* WHAT YOU SHOULD DO
Transcribe the data exactly, stopping after the "Answer: 52020" line.

* DATASET EXCERPTS

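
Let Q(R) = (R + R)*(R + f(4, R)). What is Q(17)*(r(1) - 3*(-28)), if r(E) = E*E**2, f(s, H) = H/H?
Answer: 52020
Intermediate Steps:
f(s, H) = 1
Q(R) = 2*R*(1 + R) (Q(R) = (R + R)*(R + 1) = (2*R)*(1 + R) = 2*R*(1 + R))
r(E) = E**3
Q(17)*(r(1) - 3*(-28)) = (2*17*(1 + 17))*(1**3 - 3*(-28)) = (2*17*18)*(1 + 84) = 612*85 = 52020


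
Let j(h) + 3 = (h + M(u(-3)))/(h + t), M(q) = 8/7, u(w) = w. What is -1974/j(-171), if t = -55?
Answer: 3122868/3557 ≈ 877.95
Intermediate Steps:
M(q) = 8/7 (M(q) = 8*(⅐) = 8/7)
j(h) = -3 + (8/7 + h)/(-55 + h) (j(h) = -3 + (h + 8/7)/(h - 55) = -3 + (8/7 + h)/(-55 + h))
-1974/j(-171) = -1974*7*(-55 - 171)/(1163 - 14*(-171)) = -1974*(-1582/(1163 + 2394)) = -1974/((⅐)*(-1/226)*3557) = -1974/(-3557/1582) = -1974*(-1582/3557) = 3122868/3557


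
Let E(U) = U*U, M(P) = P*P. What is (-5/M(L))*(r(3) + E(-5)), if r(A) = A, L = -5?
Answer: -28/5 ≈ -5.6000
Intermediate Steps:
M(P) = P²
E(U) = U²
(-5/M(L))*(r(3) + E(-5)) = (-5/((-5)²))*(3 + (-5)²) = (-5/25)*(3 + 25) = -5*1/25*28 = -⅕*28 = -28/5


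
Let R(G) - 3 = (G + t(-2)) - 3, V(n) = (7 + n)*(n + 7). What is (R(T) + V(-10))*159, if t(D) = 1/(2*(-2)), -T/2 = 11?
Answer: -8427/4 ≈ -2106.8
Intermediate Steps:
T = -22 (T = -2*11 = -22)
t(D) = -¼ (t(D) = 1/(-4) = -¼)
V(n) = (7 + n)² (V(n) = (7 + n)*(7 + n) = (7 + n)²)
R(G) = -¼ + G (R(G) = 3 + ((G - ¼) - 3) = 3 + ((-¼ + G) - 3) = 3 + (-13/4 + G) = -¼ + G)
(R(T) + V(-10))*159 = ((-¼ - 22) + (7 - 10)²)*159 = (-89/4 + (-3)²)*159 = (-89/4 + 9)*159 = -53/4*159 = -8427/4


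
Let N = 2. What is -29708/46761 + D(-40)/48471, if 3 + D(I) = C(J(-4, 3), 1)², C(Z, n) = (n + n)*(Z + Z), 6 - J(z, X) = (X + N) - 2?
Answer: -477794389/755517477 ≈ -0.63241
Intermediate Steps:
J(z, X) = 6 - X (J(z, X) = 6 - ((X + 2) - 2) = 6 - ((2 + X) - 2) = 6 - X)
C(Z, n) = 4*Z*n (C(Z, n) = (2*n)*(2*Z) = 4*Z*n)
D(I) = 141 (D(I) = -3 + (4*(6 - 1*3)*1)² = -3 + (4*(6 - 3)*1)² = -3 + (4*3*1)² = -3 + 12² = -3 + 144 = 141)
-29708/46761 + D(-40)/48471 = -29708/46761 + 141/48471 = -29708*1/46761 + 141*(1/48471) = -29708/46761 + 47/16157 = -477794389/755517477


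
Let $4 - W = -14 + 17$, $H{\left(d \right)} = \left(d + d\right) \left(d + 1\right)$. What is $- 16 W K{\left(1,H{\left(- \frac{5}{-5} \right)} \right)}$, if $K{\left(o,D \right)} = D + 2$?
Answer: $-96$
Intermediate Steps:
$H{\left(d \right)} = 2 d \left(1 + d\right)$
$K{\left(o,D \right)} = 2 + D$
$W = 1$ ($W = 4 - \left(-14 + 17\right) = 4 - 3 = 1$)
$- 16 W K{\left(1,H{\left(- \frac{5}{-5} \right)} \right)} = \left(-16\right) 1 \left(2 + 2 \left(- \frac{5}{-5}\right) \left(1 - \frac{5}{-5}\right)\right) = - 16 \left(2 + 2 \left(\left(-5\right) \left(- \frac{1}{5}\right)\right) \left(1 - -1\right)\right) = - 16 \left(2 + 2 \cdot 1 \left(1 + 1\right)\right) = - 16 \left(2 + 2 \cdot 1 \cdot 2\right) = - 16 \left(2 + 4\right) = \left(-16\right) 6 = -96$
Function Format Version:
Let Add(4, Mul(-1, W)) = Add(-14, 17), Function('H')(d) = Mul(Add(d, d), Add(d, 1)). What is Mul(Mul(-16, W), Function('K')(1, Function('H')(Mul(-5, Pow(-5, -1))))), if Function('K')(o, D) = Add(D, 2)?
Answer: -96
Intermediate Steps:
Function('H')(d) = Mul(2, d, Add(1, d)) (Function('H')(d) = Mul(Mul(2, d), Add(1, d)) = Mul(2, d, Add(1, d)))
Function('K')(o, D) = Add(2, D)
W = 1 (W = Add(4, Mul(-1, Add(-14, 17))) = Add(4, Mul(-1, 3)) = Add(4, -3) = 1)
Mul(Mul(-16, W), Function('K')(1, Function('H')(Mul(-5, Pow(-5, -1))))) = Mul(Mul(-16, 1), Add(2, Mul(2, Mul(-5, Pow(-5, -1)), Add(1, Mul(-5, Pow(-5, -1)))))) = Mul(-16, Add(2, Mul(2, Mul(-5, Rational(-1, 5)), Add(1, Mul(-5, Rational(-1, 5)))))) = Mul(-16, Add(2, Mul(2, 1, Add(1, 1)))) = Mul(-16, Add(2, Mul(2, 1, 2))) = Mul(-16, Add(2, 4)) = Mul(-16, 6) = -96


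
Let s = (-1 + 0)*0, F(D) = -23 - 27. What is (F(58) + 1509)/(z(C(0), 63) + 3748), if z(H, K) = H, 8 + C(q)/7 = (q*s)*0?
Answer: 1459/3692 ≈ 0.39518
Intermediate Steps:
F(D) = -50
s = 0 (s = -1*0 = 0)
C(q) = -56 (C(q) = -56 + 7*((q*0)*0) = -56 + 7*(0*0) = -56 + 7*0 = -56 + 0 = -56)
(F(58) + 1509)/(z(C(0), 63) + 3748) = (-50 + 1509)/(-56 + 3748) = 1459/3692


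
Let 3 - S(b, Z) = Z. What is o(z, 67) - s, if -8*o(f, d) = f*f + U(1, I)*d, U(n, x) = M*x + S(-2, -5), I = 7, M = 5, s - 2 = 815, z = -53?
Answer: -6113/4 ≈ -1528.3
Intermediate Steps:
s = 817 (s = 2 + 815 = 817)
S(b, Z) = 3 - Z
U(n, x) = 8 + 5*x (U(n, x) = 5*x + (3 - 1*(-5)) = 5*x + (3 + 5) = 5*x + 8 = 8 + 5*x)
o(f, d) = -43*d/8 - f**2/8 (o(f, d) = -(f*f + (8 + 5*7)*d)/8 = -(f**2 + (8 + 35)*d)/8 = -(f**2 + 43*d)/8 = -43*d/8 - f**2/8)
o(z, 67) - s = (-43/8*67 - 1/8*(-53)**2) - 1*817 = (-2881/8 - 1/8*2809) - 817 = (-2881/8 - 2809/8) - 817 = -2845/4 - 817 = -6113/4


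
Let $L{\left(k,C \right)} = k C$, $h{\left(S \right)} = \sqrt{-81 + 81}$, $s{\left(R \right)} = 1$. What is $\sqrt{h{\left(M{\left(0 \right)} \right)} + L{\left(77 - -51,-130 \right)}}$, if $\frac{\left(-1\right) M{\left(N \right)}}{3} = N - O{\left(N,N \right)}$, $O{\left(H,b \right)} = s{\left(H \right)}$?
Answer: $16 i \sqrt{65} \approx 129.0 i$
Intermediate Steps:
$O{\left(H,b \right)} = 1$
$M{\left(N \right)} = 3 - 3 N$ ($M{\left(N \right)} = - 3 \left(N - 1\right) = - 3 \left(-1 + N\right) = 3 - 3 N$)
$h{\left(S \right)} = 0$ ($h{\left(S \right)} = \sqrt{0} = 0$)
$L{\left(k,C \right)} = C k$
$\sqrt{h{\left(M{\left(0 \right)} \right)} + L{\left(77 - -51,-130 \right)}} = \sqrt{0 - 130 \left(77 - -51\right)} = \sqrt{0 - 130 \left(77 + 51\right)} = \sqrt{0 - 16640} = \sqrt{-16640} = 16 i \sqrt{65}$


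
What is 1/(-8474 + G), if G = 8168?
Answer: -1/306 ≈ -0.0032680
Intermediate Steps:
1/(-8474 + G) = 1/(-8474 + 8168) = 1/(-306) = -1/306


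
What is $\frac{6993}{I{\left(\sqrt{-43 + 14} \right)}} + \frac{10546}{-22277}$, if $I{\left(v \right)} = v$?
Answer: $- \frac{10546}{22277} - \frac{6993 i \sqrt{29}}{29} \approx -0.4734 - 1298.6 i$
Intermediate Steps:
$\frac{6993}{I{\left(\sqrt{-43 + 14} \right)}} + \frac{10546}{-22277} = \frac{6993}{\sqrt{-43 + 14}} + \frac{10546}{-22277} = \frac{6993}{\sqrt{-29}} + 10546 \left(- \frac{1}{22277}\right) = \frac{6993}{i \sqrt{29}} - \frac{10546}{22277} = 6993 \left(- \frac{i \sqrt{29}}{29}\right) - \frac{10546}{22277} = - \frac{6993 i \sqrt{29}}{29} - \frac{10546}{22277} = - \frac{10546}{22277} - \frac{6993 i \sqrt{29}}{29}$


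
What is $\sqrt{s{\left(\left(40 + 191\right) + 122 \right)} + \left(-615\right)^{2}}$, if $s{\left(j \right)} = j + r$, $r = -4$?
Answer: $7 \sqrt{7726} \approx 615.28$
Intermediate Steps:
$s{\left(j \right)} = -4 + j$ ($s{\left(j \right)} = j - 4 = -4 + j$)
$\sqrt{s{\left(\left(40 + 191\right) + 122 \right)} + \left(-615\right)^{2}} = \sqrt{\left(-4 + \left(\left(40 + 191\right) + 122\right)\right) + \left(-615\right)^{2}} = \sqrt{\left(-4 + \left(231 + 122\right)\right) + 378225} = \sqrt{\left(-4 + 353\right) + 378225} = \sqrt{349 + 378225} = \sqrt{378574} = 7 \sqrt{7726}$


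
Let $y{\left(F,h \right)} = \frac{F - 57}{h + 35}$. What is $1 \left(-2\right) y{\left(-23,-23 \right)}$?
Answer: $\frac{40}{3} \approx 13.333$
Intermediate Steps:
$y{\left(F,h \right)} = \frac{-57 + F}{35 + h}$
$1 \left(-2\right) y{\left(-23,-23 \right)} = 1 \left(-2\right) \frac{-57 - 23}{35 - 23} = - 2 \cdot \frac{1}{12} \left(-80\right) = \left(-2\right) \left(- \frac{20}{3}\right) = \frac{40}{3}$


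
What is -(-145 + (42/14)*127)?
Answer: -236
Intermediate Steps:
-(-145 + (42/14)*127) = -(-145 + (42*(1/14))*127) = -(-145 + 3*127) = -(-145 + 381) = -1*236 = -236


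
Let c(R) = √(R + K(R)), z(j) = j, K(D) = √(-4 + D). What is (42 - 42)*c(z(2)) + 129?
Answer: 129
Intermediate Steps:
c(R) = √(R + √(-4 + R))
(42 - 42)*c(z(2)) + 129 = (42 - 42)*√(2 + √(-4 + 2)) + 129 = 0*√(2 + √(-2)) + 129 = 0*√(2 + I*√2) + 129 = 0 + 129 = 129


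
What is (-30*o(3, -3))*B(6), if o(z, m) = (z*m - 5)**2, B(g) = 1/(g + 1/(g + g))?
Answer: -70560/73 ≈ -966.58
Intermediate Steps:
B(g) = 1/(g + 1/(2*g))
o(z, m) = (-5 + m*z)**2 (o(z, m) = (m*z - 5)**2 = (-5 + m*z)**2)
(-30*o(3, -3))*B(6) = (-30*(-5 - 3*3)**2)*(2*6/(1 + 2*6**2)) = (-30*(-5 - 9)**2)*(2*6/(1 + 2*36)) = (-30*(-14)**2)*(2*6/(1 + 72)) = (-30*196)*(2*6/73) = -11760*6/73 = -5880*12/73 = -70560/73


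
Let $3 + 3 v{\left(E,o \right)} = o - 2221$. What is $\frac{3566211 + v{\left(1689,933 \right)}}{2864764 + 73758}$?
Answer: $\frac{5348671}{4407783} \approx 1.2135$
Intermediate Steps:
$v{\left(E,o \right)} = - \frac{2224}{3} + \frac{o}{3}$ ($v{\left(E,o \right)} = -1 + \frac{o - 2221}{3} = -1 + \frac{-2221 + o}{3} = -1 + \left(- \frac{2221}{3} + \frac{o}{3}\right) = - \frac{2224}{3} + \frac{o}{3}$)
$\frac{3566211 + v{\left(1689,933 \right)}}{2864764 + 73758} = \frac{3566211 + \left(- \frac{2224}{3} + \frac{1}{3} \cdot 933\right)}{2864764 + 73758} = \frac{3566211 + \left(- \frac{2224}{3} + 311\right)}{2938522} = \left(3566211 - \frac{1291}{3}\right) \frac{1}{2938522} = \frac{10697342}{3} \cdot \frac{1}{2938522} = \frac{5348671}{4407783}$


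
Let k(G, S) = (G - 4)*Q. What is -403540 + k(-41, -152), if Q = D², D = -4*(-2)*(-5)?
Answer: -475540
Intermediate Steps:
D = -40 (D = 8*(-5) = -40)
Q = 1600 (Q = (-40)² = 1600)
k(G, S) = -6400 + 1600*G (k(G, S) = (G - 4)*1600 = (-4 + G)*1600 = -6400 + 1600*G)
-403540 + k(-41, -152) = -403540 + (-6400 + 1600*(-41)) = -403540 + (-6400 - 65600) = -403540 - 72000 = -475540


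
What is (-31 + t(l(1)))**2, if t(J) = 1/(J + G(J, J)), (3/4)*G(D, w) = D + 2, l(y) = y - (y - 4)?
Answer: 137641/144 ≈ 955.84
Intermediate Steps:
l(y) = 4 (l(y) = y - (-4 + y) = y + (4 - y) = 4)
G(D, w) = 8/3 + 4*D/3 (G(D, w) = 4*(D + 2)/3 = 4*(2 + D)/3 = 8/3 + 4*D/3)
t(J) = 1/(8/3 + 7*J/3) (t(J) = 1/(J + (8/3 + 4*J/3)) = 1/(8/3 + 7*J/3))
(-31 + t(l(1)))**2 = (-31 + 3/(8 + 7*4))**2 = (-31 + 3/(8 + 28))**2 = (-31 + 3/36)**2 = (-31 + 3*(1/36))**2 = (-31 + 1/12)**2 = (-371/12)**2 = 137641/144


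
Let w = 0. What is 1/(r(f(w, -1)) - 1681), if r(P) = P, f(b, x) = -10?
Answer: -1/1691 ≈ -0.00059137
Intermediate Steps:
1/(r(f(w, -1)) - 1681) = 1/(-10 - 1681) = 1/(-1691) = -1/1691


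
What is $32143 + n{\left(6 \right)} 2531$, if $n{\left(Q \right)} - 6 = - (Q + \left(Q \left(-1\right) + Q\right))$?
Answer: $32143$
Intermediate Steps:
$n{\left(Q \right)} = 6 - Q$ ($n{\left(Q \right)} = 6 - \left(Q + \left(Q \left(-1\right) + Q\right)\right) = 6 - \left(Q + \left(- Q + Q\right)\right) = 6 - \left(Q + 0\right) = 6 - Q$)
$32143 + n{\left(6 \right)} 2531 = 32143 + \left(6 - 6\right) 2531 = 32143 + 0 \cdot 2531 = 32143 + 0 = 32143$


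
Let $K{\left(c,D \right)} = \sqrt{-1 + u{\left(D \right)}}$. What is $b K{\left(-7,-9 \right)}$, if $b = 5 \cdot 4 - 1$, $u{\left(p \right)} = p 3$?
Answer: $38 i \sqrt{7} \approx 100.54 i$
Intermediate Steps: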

* EXPECTED ANSWER
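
Let Q(R) = (R + R)*(R + f(4, R)). What is Q(17)*(r(1) - 3*(-28)), if r(E) = E*E**2, f(s, H) = H/H?
Answer: 52020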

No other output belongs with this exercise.